[Records contained in a dataset]
═══
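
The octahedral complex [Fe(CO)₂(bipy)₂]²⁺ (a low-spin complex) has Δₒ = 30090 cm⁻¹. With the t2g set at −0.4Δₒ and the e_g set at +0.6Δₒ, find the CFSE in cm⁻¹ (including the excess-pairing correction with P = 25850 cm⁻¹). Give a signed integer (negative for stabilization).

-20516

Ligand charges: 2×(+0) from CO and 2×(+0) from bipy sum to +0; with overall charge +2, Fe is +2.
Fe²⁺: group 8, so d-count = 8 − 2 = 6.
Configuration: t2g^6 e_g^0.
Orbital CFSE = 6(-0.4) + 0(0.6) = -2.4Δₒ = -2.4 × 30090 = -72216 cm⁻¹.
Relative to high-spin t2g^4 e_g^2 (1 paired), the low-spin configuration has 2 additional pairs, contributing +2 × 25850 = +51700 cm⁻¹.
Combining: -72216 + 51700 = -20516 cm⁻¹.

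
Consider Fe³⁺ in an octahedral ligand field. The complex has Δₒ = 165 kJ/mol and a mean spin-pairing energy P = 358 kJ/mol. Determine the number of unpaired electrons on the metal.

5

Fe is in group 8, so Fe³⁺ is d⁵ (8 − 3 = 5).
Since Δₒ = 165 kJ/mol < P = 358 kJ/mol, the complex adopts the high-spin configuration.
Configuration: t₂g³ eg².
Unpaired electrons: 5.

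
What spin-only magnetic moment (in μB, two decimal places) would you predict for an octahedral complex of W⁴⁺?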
═══
What to work on –
All of the records must be repeated exactly.

Solved problem –
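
The octahedral complex [Fe(CO)₂(bipy)₂]²⁺ (a low-spin complex) has Δₒ = 30090 cm⁻¹. With the t2g set at −0.4Δₒ and the e_g set at +0.6Δₒ, find the CFSE in cm⁻¹ (including the excess-pairing correction with P = 25850 cm⁻¹). Give a signed integer (negative for stabilization).

-20516

Ligand charges: 2×(+0) from CO and 2×(+0) from bipy sum to +0; with overall charge +2, Fe is +2.
Fe²⁺: group 8, so d-count = 8 − 2 = 6.
Configuration: t2g^6 e_g^0.
Orbital CFSE = 6(-0.4) + 0(0.6) = -2.4Δₒ = -2.4 × 30090 = -72216 cm⁻¹.
Relative to high-spin t2g^4 e_g^2 (1 paired), the low-spin configuration has 2 additional pairs, contributing +2 × 25850 = +51700 cm⁻¹.
Combining: -72216 + 51700 = -20516 cm⁻¹.

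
Consider Fe³⁺ in an octahedral ligand field. The complex has Δₒ = 165 kJ/mol and a mean spin-pairing energy P = 358 kJ/mol. Determine the number of unpaired electrons on the metal.

5

Fe is in group 8, so Fe³⁺ is d⁵ (8 − 3 = 5).
Since Δₒ = 165 kJ/mol < P = 358 kJ/mol, the complex adopts the high-spin configuration.
Configuration: t₂g³ eg².
Unpaired electrons: 5.

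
What spin-only magnetic moment (in μB, two decimal places) would you predict for an octahedral complex of W⁴⁺?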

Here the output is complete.